About this exercise — Below are the records; copy each line in them that holds the word "gamma".

Given records —
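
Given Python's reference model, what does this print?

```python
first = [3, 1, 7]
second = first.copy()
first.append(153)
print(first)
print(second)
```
[3, 1, 7, 153]
[3, 1, 7]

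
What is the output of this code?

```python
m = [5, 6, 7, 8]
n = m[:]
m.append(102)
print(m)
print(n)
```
[5, 6, 7, 8, 102]
[5, 6, 7, 8]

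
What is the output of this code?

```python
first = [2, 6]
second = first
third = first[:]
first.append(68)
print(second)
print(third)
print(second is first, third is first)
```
[2, 6, 68]
[2, 6]
True False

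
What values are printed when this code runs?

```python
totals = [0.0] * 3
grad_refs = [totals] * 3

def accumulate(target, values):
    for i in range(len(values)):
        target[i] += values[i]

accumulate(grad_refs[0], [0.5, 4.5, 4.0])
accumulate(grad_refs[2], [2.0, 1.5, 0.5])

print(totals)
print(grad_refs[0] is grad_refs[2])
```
[2.5, 6.0, 4.5]
True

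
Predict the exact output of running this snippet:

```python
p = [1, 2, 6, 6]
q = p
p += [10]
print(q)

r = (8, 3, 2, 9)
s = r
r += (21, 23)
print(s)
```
[1, 2, 6, 6, 10]
(8, 3, 2, 9)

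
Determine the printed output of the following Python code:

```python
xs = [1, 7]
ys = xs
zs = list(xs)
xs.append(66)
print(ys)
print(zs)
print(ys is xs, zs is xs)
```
[1, 7, 66]
[1, 7]
True False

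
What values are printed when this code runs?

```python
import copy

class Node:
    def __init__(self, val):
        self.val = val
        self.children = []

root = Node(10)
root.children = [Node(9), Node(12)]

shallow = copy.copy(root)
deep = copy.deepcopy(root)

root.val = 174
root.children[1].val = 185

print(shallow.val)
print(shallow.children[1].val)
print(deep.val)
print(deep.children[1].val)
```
10
185
10
12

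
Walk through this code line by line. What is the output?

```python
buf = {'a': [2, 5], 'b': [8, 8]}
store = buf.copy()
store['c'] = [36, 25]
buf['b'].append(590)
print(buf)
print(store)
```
{'a': [2, 5], 'b': [8, 8, 590]}
{'a': [2, 5], 'b': [8, 8, 590], 'c': [36, 25]}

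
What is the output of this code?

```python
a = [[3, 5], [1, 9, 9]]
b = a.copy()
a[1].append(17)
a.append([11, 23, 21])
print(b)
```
[[3, 5], [1, 9, 9, 17]]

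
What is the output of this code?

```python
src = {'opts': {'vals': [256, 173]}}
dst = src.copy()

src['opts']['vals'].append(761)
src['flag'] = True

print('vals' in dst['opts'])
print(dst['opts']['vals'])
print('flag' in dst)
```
True
[256, 173, 761]
False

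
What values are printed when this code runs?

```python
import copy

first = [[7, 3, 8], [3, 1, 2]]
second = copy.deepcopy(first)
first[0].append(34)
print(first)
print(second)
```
[[7, 3, 8, 34], [3, 1, 2]]
[[7, 3, 8], [3, 1, 2]]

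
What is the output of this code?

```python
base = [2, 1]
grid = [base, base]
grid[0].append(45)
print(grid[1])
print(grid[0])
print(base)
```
[2, 1, 45]
[2, 1, 45]
[2, 1, 45]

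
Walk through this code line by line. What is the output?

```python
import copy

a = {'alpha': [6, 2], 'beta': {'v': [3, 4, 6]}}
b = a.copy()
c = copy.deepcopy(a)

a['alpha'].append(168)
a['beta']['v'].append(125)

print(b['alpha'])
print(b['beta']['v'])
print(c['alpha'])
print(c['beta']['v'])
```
[6, 2, 168]
[3, 4, 6, 125]
[6, 2]
[3, 4, 6]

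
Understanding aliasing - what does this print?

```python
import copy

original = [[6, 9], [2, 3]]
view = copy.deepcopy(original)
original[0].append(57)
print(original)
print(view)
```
[[6, 9, 57], [2, 3]]
[[6, 9], [2, 3]]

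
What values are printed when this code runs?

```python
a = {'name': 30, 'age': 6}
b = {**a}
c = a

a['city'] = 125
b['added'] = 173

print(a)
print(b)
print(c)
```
{'name': 30, 'age': 6, 'city': 125}
{'name': 30, 'age': 6, 'added': 173}
{'name': 30, 'age': 6, 'city': 125}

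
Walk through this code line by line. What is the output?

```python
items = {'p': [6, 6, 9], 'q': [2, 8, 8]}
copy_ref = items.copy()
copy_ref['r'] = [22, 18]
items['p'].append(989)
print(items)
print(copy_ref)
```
{'p': [6, 6, 9, 989], 'q': [2, 8, 8]}
{'p': [6, 6, 9, 989], 'q': [2, 8, 8], 'r': [22, 18]}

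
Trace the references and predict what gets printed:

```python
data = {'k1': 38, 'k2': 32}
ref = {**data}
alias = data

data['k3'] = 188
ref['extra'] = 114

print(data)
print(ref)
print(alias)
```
{'k1': 38, 'k2': 32, 'k3': 188}
{'k1': 38, 'k2': 32, 'extra': 114}
{'k1': 38, 'k2': 32, 'k3': 188}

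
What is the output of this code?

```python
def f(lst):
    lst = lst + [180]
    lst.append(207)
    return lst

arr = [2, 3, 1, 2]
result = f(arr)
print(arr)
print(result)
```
[2, 3, 1, 2]
[2, 3, 1, 2, 180, 207]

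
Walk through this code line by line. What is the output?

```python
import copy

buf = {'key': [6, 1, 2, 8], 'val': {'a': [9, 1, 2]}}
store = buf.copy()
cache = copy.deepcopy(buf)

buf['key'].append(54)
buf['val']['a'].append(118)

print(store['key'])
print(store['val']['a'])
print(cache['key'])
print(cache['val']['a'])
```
[6, 1, 2, 8, 54]
[9, 1, 2, 118]
[6, 1, 2, 8]
[9, 1, 2]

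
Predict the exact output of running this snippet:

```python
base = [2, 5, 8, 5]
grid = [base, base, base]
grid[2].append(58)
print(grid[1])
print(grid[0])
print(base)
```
[2, 5, 8, 5, 58]
[2, 5, 8, 5, 58]
[2, 5, 8, 5, 58]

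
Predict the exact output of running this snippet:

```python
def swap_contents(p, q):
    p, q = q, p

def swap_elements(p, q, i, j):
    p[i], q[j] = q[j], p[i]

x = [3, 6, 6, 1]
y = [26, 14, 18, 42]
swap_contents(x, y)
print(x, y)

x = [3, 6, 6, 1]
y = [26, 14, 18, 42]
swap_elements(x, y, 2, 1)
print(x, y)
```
[3, 6, 6, 1] [26, 14, 18, 42]
[3, 6, 14, 1] [26, 6, 18, 42]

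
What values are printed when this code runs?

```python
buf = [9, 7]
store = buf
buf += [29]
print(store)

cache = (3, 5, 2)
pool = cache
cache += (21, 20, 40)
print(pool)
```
[9, 7, 29]
(3, 5, 2)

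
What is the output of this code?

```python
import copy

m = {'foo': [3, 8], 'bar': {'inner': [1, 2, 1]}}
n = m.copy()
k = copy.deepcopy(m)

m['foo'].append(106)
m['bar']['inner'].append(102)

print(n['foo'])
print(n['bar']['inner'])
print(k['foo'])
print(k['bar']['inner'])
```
[3, 8, 106]
[1, 2, 1, 102]
[3, 8]
[1, 2, 1]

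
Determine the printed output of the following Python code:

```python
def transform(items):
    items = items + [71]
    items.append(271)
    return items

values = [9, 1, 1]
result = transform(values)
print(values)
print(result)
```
[9, 1, 1]
[9, 1, 1, 71, 271]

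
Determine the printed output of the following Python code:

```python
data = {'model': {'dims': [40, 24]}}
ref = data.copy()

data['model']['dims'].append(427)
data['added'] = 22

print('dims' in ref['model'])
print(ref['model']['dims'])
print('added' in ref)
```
True
[40, 24, 427]
False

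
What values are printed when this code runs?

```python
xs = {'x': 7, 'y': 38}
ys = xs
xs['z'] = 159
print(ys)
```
{'x': 7, 'y': 38, 'z': 159}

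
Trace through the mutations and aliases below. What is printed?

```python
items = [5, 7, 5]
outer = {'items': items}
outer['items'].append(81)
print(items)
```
[5, 7, 5, 81]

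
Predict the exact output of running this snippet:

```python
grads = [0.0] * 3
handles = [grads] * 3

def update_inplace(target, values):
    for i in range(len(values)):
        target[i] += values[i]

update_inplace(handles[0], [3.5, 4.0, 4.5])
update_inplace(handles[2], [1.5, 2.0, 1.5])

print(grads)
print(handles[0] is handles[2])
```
[5.0, 6.0, 6.0]
True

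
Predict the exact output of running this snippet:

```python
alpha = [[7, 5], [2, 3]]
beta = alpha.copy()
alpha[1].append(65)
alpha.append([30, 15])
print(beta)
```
[[7, 5], [2, 3, 65]]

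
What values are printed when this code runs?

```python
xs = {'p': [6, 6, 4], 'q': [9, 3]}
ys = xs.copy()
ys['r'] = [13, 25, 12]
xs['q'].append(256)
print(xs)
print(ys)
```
{'p': [6, 6, 4], 'q': [9, 3, 256]}
{'p': [6, 6, 4], 'q': [9, 3, 256], 'r': [13, 25, 12]}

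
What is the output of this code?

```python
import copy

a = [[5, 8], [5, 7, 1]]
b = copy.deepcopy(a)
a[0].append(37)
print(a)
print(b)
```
[[5, 8, 37], [5, 7, 1]]
[[5, 8], [5, 7, 1]]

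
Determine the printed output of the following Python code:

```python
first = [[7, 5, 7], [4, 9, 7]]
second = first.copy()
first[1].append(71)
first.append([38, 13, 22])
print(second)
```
[[7, 5, 7], [4, 9, 7, 71]]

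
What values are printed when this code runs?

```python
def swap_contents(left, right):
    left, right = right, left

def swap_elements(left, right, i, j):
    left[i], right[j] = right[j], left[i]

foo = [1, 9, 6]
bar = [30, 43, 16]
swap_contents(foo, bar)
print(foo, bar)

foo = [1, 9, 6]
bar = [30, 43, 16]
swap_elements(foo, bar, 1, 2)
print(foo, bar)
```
[1, 9, 6] [30, 43, 16]
[1, 16, 6] [30, 43, 9]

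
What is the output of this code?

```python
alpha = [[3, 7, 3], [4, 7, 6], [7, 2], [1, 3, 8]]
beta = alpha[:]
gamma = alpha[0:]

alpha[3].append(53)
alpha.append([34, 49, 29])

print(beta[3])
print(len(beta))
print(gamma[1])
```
[1, 3, 8, 53]
4
[4, 7, 6]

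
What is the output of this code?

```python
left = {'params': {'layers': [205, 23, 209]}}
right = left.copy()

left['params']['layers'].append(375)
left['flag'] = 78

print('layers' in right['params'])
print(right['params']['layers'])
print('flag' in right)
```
True
[205, 23, 209, 375]
False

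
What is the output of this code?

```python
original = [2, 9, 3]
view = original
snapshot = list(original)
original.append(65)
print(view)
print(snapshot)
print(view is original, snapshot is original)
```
[2, 9, 3, 65]
[2, 9, 3]
True False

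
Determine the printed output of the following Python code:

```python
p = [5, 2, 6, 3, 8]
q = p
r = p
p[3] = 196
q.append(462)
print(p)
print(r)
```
[5, 2, 6, 196, 8, 462]
[5, 2, 6, 196, 8, 462]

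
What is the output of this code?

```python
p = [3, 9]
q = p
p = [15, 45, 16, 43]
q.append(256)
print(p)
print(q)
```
[15, 45, 16, 43]
[3, 9, 256]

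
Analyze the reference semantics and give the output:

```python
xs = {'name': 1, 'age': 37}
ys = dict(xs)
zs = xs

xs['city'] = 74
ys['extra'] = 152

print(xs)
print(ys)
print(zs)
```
{'name': 1, 'age': 37, 'city': 74}
{'name': 1, 'age': 37, 'extra': 152}
{'name': 1, 'age': 37, 'city': 74}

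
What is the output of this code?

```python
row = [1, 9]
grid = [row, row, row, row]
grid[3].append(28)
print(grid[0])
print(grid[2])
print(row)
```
[1, 9, 28]
[1, 9, 28]
[1, 9, 28]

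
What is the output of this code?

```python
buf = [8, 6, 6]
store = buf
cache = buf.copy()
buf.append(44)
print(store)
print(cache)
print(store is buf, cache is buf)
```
[8, 6, 6, 44]
[8, 6, 6]
True False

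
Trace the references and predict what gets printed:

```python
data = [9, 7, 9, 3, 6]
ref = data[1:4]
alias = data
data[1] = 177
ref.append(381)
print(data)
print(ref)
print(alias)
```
[9, 177, 9, 3, 6]
[7, 9, 3, 381]
[9, 177, 9, 3, 6]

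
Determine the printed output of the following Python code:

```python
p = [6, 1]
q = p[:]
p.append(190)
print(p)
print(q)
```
[6, 1, 190]
[6, 1]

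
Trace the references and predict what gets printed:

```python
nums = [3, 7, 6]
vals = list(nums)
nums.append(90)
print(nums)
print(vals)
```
[3, 7, 6, 90]
[3, 7, 6]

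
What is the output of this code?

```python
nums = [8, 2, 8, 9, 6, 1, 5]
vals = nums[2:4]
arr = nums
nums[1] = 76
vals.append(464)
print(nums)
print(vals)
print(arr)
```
[8, 76, 8, 9, 6, 1, 5]
[8, 9, 464]
[8, 76, 8, 9, 6, 1, 5]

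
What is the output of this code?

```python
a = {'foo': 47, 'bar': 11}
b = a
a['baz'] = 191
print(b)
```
{'foo': 47, 'bar': 11, 'baz': 191}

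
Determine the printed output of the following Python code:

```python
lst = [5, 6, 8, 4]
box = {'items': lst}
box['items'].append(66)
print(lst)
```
[5, 6, 8, 4, 66]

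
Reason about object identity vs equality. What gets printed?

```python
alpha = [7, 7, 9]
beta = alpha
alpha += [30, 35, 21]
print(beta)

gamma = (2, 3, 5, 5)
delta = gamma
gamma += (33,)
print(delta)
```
[7, 7, 9, 30, 35, 21]
(2, 3, 5, 5)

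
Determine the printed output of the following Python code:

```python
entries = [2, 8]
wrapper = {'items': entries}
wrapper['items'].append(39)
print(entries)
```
[2, 8, 39]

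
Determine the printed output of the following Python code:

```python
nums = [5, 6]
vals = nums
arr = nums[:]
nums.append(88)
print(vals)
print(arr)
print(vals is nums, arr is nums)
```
[5, 6, 88]
[5, 6]
True False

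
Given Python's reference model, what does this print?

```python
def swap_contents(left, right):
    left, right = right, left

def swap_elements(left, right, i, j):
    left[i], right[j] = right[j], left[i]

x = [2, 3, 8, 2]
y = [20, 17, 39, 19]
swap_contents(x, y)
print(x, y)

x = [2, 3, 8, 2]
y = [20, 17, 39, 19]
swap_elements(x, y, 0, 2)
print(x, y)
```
[2, 3, 8, 2] [20, 17, 39, 19]
[39, 3, 8, 2] [20, 17, 2, 19]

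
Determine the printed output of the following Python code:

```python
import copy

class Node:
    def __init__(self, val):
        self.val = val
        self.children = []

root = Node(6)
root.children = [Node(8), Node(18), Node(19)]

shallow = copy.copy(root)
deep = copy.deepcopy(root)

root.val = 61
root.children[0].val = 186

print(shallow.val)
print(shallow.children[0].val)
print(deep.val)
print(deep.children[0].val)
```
6
186
6
8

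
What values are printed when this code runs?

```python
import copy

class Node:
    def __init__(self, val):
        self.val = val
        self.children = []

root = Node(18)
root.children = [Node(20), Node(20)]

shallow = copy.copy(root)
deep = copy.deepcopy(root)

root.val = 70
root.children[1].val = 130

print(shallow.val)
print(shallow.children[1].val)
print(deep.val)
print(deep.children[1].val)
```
18
130
18
20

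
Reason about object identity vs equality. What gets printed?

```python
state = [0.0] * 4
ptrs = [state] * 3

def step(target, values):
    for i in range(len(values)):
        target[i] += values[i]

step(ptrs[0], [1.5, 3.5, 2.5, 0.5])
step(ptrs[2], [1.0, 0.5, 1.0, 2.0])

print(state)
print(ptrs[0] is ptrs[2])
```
[2.5, 4.0, 3.5, 2.5]
True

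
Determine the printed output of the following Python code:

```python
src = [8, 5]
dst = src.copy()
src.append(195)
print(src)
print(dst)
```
[8, 5, 195]
[8, 5]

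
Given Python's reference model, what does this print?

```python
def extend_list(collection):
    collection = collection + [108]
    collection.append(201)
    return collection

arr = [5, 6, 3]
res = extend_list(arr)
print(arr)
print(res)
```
[5, 6, 3]
[5, 6, 3, 108, 201]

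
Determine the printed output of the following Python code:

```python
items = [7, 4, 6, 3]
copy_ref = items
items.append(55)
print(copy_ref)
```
[7, 4, 6, 3, 55]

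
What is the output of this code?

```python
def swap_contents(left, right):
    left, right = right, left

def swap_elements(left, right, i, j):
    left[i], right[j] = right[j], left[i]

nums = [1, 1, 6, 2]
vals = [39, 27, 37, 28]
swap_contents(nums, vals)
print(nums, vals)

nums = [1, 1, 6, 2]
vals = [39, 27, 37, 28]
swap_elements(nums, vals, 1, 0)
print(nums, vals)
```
[1, 1, 6, 2] [39, 27, 37, 28]
[1, 39, 6, 2] [1, 27, 37, 28]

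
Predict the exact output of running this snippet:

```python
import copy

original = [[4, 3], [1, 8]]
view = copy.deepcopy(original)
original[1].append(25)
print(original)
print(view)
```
[[4, 3], [1, 8, 25]]
[[4, 3], [1, 8]]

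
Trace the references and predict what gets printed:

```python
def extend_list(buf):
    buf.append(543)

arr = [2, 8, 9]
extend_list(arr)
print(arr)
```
[2, 8, 9, 543]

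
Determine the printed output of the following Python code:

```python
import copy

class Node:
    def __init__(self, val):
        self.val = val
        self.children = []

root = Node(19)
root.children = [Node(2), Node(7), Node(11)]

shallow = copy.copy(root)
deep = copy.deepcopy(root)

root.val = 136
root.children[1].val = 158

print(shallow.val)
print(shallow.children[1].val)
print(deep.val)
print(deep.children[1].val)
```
19
158
19
7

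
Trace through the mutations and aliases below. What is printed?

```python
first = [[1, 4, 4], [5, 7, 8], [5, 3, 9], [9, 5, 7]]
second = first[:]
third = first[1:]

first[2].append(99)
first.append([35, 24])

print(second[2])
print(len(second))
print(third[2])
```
[5, 3, 9, 99]
4
[9, 5, 7]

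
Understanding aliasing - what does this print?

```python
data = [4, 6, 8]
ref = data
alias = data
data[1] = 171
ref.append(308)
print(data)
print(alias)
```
[4, 171, 8, 308]
[4, 171, 8, 308]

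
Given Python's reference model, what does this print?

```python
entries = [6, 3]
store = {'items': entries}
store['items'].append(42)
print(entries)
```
[6, 3, 42]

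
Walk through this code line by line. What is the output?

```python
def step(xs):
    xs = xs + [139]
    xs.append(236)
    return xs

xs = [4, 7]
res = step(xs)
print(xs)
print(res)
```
[4, 7]
[4, 7, 139, 236]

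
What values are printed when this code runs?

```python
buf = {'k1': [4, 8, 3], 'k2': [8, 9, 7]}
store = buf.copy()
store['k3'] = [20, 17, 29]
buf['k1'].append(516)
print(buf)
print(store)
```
{'k1': [4, 8, 3, 516], 'k2': [8, 9, 7]}
{'k1': [4, 8, 3, 516], 'k2': [8, 9, 7], 'k3': [20, 17, 29]}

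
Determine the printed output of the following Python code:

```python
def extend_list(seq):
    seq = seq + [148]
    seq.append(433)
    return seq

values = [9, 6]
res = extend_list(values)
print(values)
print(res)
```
[9, 6]
[9, 6, 148, 433]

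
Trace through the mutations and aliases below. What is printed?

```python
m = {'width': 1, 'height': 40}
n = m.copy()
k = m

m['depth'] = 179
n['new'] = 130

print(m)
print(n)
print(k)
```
{'width': 1, 'height': 40, 'depth': 179}
{'width': 1, 'height': 40, 'new': 130}
{'width': 1, 'height': 40, 'depth': 179}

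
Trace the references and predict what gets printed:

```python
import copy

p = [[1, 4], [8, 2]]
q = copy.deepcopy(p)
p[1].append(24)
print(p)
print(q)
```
[[1, 4], [8, 2, 24]]
[[1, 4], [8, 2]]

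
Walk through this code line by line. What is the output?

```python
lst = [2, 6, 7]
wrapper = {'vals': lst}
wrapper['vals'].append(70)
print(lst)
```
[2, 6, 7, 70]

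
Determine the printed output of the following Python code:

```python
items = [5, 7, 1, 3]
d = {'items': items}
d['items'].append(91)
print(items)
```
[5, 7, 1, 3, 91]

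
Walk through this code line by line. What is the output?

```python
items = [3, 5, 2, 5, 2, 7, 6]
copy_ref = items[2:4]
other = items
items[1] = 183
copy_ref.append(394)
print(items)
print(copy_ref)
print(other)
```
[3, 183, 2, 5, 2, 7, 6]
[2, 5, 394]
[3, 183, 2, 5, 2, 7, 6]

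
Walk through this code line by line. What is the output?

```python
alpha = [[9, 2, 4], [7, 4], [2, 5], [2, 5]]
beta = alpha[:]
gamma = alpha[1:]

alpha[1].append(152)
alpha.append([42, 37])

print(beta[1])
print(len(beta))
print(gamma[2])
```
[7, 4, 152]
4
[2, 5]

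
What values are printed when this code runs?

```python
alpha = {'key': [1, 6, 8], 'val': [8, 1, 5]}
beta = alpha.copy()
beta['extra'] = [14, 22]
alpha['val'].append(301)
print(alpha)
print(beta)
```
{'key': [1, 6, 8], 'val': [8, 1, 5, 301]}
{'key': [1, 6, 8], 'val': [8, 1, 5, 301], 'extra': [14, 22]}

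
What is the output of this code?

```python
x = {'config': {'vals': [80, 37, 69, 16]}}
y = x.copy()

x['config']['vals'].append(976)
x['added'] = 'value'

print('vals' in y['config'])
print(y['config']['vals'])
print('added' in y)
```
True
[80, 37, 69, 16, 976]
False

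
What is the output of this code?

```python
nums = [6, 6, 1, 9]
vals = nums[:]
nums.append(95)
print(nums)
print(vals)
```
[6, 6, 1, 9, 95]
[6, 6, 1, 9]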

Result below —
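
gamma = alpha[0:]
print(gamma[1])
gamma = (2, 3, 5, 5)
delta = gamma
gamma += (33,)
gamma = alpha[1:]
print(gamma[2])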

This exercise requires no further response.